__Instructions to follow__
Collect each line of the entries that holds the string "range".

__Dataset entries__
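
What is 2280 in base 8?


Divide by 8 repeatedly:
2280 ÷ 8 = 285 remainder 0
285 ÷ 8 = 35 remainder 5
35 ÷ 8 = 4 remainder 3
4 ÷ 8 = 0 remainder 4
Reading remainders bottom-up:
= 0o4350


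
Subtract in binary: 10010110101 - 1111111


Align and subtract column by column (LSB to MSB, borrowing when needed):
  10010110101
- 00001111111
  -----------
  col 0: (1 - 0 borrow-in) - 1 → 1 - 1 = 0, borrow out 0
  col 1: (0 - 0 borrow-in) - 1 → borrow from next column: (0+2) - 1 = 1, borrow out 1
  col 2: (1 - 1 borrow-in) - 1 → borrow from next column: (0+2) - 1 = 1, borrow out 1
  col 3: (0 - 1 borrow-in) - 1 → borrow from next column: (-1+2) - 1 = 0, borrow out 1
  col 4: (1 - 1 borrow-in) - 1 → borrow from next column: (0+2) - 1 = 1, borrow out 1
  col 5: (1 - 1 borrow-in) - 1 → borrow from next column: (0+2) - 1 = 1, borrow out 1
  col 6: (0 - 1 borrow-in) - 1 → borrow from next column: (-1+2) - 1 = 0, borrow out 1
  col 7: (1 - 1 borrow-in) - 0 → 0 - 0 = 0, borrow out 0
  col 8: (0 - 0 borrow-in) - 0 → 0 - 0 = 0, borrow out 0
  col 9: (0 - 0 borrow-in) - 0 → 0 - 0 = 0, borrow out 0
  col 10: (1 - 0 borrow-in) - 0 → 1 - 0 = 1, borrow out 0
Reading bits MSB→LSB: 10000110110
Strip leading zeros: 10000110110
= 10000110110


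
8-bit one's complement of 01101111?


Original: 01101111
Invert all bits:
  bit 0: 0 → 1
  bit 1: 1 → 0
  bit 2: 1 → 0
  bit 3: 0 → 1
  bit 4: 1 → 0
  bit 5: 1 → 0
  bit 6: 1 → 0
  bit 7: 1 → 0
= 10010000


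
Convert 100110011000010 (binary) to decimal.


Positional values:
Bit 1: 1 × 2^1 = 2
Bit 6: 1 × 2^6 = 64
Bit 7: 1 × 2^7 = 128
Bit 10: 1 × 2^10 = 1024
Bit 11: 1 × 2^11 = 2048
Bit 14: 1 × 2^14 = 16384
Sum = 2 + 64 + 128 + 1024 + 2048 + 16384
= 19650


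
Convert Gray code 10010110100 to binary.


Gray code: 10010110100
MSB stays the same: 1
Each subsequent bit = prev_binary XOR current_gray:
  B[1] = 1 XOR 0 = 1
  B[2] = 1 XOR 0 = 1
  B[3] = 1 XOR 1 = 0
  B[4] = 0 XOR 0 = 0
  B[5] = 0 XOR 1 = 1
  B[6] = 1 XOR 1 = 0
  B[7] = 0 XOR 0 = 0
  B[8] = 0 XOR 1 = 1
  B[9] = 1 XOR 0 = 1
  B[10] = 1 XOR 0 = 1
= 11100100111 (1831 decimal)


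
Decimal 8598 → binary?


Divide by 2 repeatedly:
8598 ÷ 2 = 4299 remainder 0
4299 ÷ 2 = 2149 remainder 1
2149 ÷ 2 = 1074 remainder 1
1074 ÷ 2 = 537 remainder 0
537 ÷ 2 = 268 remainder 1
268 ÷ 2 = 134 remainder 0
134 ÷ 2 = 67 remainder 0
67 ÷ 2 = 33 remainder 1
33 ÷ 2 = 16 remainder 1
16 ÷ 2 = 8 remainder 0
8 ÷ 2 = 4 remainder 0
4 ÷ 2 = 2 remainder 0
2 ÷ 2 = 1 remainder 0
1 ÷ 2 = 0 remainder 1
Reading remainders bottom-up:
= 10000110010110


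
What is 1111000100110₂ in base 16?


Group into 4-bit nibbles: 0001111000100110
  0001 = 1
  1110 = E
  0010 = 2
  0110 = 6
= 0x1E26


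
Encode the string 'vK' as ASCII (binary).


String: 'vK'  (2 characters)
Per-character ASCII lookup:
  'v': lowercase starts at 97: 'v' = 97 + 21 = 118 → 1110110
  'K': uppercase starts at 65: 'K' = 65 + 10 = 75 → 1001011
= 1110110 1001011


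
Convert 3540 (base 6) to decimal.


Positional values (base 6):
  0 × 6^0 = 0 × 1 = 0
  4 × 6^1 = 4 × 6 = 24
  5 × 6^2 = 5 × 36 = 180
  3 × 6^3 = 3 × 216 = 648
Sum = 0 + 24 + 180 + 648
= 852


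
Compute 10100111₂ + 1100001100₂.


Align and add column by column (LSB to MSB, carry propagating):
  00010100111
+ 01100001100
  -----------
  col 0: 1 + 0 + 0 (carry in) = 1 → bit 1, carry out 0
  col 1: 1 + 0 + 0 (carry in) = 1 → bit 1, carry out 0
  col 2: 1 + 1 + 0 (carry in) = 2 → bit 0, carry out 1
  col 3: 0 + 1 + 1 (carry in) = 2 → bit 0, carry out 1
  col 4: 0 + 0 + 1 (carry in) = 1 → bit 1, carry out 0
  col 5: 1 + 0 + 0 (carry in) = 1 → bit 1, carry out 0
  col 6: 0 + 0 + 0 (carry in) = 0 → bit 0, carry out 0
  col 7: 1 + 0 + 0 (carry in) = 1 → bit 1, carry out 0
  col 8: 0 + 1 + 0 (carry in) = 1 → bit 1, carry out 0
  col 9: 0 + 1 + 0 (carry in) = 1 → bit 1, carry out 0
  col 10: 0 + 0 + 0 (carry in) = 0 → bit 0, carry out 0
Reading bits MSB→LSB: 01110110011
Strip leading zeros: 1110110011
= 1110110011


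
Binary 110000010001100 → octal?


Group into 3-bit groups: 110000010001100
  110 = 6
  000 = 0
  010 = 2
  001 = 1
  100 = 4
= 0o60214


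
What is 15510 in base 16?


Divide by 16 repeatedly:
15510 ÷ 16 = 969 remainder 6 (6)
969 ÷ 16 = 60 remainder 9 (9)
60 ÷ 16 = 3 remainder 12 (C)
3 ÷ 16 = 0 remainder 3 (3)
Reading remainders bottom-up:
= 0x3C96


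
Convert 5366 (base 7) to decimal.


Positional values (base 7):
  6 × 7^0 = 6 × 1 = 6
  6 × 7^1 = 6 × 7 = 42
  3 × 7^2 = 3 × 49 = 147
  5 × 7^3 = 5 × 343 = 1715
Sum = 6 + 42 + 147 + 1715
= 1910


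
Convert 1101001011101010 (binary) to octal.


Group into 3-bit groups: 001101001011101010
  001 = 1
  101 = 5
  001 = 1
  011 = 3
  101 = 5
  010 = 2
= 0o151352


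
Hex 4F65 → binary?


Each hex digit → 4 binary bits:
  4 = 0100
  F = 1111
  6 = 0110
  5 = 0101
Concatenate: 0100 1111 0110 0101
= 0100111101100101


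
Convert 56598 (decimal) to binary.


Divide by 2 repeatedly:
56598 ÷ 2 = 28299 remainder 0
28299 ÷ 2 = 14149 remainder 1
14149 ÷ 2 = 7074 remainder 1
7074 ÷ 2 = 3537 remainder 0
3537 ÷ 2 = 1768 remainder 1
1768 ÷ 2 = 884 remainder 0
884 ÷ 2 = 442 remainder 0
442 ÷ 2 = 221 remainder 0
221 ÷ 2 = 110 remainder 1
110 ÷ 2 = 55 remainder 0
55 ÷ 2 = 27 remainder 1
27 ÷ 2 = 13 remainder 1
13 ÷ 2 = 6 remainder 1
6 ÷ 2 = 3 remainder 0
3 ÷ 2 = 1 remainder 1
1 ÷ 2 = 0 remainder 1
Reading remainders bottom-up:
= 1101110100010110


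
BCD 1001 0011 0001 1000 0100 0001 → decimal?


Each 4-bit group → digit:
  1001 → 9
  0011 → 3
  0001 → 1
  1000 → 8
  0100 → 4
  0001 → 1
= 931841


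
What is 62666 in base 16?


Divide by 16 repeatedly:
62666 ÷ 16 = 3916 remainder 10 (A)
3916 ÷ 16 = 244 remainder 12 (C)
244 ÷ 16 = 15 remainder 4 (4)
15 ÷ 16 = 0 remainder 15 (F)
Reading remainders bottom-up:
= 0xF4CA


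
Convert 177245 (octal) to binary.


Each octal digit → 3 binary bits:
  1 = 001
  7 = 111
  7 = 111
  2 = 010
  4 = 100
  5 = 101
Concatenate: 001 111 111 010 100 101
= 001111111010100101


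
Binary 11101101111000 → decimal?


Positional values:
Bit 3: 1 × 2^3 = 8
Bit 4: 1 × 2^4 = 16
Bit 5: 1 × 2^5 = 32
Bit 6: 1 × 2^6 = 64
Bit 8: 1 × 2^8 = 256
Bit 9: 1 × 2^9 = 512
Bit 11: 1 × 2^11 = 2048
Bit 12: 1 × 2^12 = 4096
Bit 13: 1 × 2^13 = 8192
Sum = 8 + 16 + 32 + 64 + 256 + 512 + 2048 + 4096 + 8192
= 15224


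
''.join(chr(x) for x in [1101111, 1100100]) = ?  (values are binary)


Codes (binary): 1101111 1100100
Per-code ASCII lookup:
  1101111 = 111  (range 97-122: lowercase, 111 - 97 = 14) → 'o'
  1100100 = 100  (range 97-122: lowercase, 100 - 97 = 3) → 'd'
= 'od'


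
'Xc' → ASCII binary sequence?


String: 'Xc'  (2 characters)
Per-character ASCII lookup:
  'X': uppercase starts at 65: 'X' = 65 + 23 = 88 → 1011000
  'c': lowercase starts at 97: 'c' = 97 + 2 = 99 → 1100011
= 1011000 1100011


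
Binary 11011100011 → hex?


Group into 4-bit nibbles: 011011100011
  0110 = 6
  1110 = E
  0011 = 3
= 0x6E3


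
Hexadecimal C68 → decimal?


Positional values:
Position 0: 8 × 16^0 = 8 × 1 = 8
Position 1: 6 × 16^1 = 6 × 16 = 96
Position 2: C × 16^2 = 12 × 256 = 3072
Sum = 8 + 96 + 3072
= 3176


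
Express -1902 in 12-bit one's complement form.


Original: 011101101110
Invert all bits:
  bit 0: 0 → 1
  bit 1: 1 → 0
  bit 2: 1 → 0
  bit 3: 1 → 0
  bit 4: 0 → 1
  bit 5: 1 → 0
  bit 6: 1 → 0
  bit 7: 0 → 1
  bit 8: 1 → 0
  bit 9: 1 → 0
  bit 10: 1 → 0
  bit 11: 0 → 1
= 100010010001


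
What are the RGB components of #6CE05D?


Hex: #6CE05D
R = 6C₁₆ = 108
G = E0₁₆ = 224
B = 5D₁₆ = 93
= RGB(108, 224, 93)


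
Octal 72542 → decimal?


Positional values:
Position 0: 2 × 8^0 = 2
Position 1: 4 × 8^1 = 32
Position 2: 5 × 8^2 = 320
Position 3: 2 × 8^3 = 1024
Position 4: 7 × 8^4 = 28672
Sum = 2 + 32 + 320 + 1024 + 28672
= 30050


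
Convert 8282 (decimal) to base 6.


Divide by 6 repeatedly:
8282 ÷ 6 = 1380 remainder 2
1380 ÷ 6 = 230 remainder 0
230 ÷ 6 = 38 remainder 2
38 ÷ 6 = 6 remainder 2
6 ÷ 6 = 1 remainder 0
1 ÷ 6 = 0 remainder 1
Reading remainders bottom-up:
= 102202


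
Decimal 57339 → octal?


Divide by 8 repeatedly:
57339 ÷ 8 = 7167 remainder 3
7167 ÷ 8 = 895 remainder 7
895 ÷ 8 = 111 remainder 7
111 ÷ 8 = 13 remainder 7
13 ÷ 8 = 1 remainder 5
1 ÷ 8 = 0 remainder 1
Reading remainders bottom-up:
= 0o157773


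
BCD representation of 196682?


Each digit → 4-bit binary:
  1 → 0001
  9 → 1001
  6 → 0110
  6 → 0110
  8 → 1000
  2 → 0010
= 0001 1001 0110 0110 1000 0010


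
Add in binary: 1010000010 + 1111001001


Align and add column by column (LSB to MSB, carry propagating):
  01010000010
+ 01111001001
  -----------
  col 0: 0 + 1 + 0 (carry in) = 1 → bit 1, carry out 0
  col 1: 1 + 0 + 0 (carry in) = 1 → bit 1, carry out 0
  col 2: 0 + 0 + 0 (carry in) = 0 → bit 0, carry out 0
  col 3: 0 + 1 + 0 (carry in) = 1 → bit 1, carry out 0
  col 4: 0 + 0 + 0 (carry in) = 0 → bit 0, carry out 0
  col 5: 0 + 0 + 0 (carry in) = 0 → bit 0, carry out 0
  col 6: 0 + 1 + 0 (carry in) = 1 → bit 1, carry out 0
  col 7: 1 + 1 + 0 (carry in) = 2 → bit 0, carry out 1
  col 8: 0 + 1 + 1 (carry in) = 2 → bit 0, carry out 1
  col 9: 1 + 1 + 1 (carry in) = 3 → bit 1, carry out 1
  col 10: 0 + 0 + 1 (carry in) = 1 → bit 1, carry out 0
Reading bits MSB→LSB: 11001001011
Strip leading zeros: 11001001011
= 11001001011


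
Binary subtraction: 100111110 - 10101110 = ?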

__Exercise output__
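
  1101111 = 111  (range 97-122: lowercase, 111 - 97 = 14) → 'o'
  1100100 = 100  (range 97-122: lowercase, 100 - 97 = 3) → 'd'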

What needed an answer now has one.